• Prompt:
Using the listing below, work out how many lines carry the word "rolls", and state nothing but that number.

• Supplied material:
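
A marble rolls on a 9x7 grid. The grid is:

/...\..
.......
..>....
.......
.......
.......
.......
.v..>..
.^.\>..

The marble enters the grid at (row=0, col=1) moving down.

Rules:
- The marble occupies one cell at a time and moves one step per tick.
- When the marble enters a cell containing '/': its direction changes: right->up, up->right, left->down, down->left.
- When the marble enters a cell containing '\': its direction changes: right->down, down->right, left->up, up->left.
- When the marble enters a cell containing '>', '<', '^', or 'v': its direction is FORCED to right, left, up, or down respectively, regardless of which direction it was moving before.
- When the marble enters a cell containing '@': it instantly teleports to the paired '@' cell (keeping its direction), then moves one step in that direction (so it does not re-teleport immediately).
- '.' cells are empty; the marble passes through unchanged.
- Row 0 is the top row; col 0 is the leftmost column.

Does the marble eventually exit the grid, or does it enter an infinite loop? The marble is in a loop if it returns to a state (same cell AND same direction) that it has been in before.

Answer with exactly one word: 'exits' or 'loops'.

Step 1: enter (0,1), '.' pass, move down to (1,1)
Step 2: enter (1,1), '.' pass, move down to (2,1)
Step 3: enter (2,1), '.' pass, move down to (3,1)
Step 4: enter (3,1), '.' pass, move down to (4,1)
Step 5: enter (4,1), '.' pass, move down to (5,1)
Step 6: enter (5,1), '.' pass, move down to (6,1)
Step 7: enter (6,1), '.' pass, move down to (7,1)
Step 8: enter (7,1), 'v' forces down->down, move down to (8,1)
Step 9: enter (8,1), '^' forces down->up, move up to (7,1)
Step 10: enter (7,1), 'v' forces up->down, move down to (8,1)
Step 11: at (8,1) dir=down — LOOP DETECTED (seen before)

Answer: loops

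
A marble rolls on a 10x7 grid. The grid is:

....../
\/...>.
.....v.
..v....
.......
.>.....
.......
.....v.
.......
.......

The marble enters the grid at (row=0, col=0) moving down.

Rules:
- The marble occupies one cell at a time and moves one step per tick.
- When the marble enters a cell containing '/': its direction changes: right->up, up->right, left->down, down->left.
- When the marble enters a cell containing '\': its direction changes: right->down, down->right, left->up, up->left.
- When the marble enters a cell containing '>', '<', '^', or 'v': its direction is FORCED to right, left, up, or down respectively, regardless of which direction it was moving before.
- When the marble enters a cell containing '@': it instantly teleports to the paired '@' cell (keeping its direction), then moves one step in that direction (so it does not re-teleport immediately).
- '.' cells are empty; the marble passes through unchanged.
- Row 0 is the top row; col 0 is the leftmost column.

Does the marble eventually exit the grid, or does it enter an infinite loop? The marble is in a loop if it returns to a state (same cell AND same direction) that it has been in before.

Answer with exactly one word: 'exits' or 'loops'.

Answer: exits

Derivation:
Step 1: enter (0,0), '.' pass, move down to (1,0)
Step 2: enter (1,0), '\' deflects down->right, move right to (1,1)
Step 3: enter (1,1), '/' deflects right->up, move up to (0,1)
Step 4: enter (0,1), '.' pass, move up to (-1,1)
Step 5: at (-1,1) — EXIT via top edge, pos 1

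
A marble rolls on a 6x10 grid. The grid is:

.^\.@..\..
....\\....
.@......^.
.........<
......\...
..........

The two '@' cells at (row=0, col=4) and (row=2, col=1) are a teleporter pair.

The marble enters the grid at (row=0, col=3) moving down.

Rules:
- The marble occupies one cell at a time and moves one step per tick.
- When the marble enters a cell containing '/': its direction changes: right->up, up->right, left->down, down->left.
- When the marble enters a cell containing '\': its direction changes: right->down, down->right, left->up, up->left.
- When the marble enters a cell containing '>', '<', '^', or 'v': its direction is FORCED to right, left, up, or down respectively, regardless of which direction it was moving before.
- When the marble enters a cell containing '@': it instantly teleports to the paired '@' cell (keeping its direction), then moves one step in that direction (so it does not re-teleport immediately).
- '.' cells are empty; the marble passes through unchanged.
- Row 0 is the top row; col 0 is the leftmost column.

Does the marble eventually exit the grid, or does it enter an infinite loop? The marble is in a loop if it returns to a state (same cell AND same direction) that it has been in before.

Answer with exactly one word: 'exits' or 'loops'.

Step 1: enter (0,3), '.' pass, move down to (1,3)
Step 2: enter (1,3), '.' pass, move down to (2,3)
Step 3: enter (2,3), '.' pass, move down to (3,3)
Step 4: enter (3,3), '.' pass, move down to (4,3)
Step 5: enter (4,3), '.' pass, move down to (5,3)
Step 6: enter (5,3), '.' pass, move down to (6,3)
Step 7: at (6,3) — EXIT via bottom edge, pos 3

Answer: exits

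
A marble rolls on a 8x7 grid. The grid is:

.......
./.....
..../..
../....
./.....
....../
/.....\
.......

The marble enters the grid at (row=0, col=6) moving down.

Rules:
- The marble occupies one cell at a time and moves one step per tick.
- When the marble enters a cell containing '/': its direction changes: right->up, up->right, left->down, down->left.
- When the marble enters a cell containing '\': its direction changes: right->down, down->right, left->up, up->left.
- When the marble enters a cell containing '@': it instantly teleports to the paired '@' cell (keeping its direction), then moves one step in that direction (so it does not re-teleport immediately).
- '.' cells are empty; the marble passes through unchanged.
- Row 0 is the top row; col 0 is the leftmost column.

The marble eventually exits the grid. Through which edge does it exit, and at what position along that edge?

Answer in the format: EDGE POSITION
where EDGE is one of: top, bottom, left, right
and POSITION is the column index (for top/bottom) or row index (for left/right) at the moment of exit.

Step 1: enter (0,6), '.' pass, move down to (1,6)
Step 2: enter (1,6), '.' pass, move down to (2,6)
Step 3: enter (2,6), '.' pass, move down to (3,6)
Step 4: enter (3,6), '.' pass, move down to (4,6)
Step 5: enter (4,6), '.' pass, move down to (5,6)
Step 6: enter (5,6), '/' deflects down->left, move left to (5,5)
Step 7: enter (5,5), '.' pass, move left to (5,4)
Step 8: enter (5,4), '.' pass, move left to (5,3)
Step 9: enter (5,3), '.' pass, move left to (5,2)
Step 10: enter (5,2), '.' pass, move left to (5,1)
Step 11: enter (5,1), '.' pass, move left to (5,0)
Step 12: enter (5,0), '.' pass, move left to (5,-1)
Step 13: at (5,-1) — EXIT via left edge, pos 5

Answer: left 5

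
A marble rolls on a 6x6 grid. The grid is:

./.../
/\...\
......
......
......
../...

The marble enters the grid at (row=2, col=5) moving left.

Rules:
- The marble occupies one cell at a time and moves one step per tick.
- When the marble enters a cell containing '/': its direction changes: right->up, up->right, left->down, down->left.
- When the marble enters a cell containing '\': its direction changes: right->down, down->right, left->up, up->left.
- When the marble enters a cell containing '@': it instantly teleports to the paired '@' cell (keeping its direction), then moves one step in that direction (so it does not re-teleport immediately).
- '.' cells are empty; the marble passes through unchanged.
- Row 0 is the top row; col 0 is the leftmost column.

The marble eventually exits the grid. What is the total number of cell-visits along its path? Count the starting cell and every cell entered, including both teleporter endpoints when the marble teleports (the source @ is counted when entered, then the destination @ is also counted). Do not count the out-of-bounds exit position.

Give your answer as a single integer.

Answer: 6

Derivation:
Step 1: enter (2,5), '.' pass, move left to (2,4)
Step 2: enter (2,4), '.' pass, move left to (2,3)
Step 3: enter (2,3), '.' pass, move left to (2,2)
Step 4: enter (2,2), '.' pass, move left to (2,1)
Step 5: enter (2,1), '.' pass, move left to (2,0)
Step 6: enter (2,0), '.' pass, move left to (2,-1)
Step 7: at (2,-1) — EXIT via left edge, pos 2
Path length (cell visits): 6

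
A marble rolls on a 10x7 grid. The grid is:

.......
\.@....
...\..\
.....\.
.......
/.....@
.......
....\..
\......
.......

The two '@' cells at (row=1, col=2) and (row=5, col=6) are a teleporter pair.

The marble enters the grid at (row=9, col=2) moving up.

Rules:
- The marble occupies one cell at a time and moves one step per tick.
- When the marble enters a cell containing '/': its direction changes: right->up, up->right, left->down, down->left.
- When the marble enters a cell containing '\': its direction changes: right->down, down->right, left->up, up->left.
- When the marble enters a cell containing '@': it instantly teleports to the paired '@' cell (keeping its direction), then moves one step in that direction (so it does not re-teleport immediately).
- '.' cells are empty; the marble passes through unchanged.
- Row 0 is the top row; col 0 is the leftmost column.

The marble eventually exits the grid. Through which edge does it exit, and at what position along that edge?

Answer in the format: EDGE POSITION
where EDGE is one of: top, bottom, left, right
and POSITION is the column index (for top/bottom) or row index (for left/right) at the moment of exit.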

==

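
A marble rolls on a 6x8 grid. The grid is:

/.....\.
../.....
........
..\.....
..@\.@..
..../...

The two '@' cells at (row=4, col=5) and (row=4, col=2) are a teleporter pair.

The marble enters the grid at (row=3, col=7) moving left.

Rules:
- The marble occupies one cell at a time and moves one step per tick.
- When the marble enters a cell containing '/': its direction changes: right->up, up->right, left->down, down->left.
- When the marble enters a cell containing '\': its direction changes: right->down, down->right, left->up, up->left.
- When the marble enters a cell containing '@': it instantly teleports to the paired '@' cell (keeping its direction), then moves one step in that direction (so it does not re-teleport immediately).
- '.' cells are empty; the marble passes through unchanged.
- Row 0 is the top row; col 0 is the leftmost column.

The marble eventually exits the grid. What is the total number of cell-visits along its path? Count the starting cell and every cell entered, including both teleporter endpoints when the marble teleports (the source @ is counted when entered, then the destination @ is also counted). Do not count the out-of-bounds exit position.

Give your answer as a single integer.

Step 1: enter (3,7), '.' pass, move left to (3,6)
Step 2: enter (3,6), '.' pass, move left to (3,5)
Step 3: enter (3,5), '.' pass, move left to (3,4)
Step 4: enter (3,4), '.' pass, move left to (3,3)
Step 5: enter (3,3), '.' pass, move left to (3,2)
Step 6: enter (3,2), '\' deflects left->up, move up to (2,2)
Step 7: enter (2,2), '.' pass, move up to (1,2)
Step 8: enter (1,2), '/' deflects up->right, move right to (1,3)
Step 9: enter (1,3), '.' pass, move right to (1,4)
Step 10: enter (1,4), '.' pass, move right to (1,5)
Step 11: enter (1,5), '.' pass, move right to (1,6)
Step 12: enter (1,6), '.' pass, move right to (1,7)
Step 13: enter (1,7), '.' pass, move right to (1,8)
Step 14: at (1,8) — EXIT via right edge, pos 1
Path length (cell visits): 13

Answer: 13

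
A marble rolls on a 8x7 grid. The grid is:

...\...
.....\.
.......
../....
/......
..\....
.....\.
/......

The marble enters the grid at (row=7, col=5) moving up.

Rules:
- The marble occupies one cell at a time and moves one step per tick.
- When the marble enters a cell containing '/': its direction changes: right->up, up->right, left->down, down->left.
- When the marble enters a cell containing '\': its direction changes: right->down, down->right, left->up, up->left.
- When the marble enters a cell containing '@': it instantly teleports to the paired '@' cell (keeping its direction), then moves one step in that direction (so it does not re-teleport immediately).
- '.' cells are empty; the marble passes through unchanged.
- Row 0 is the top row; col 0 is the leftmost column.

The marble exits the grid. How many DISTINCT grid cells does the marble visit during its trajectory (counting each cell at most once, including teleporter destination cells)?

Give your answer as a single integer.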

• Solution to this exercise:
8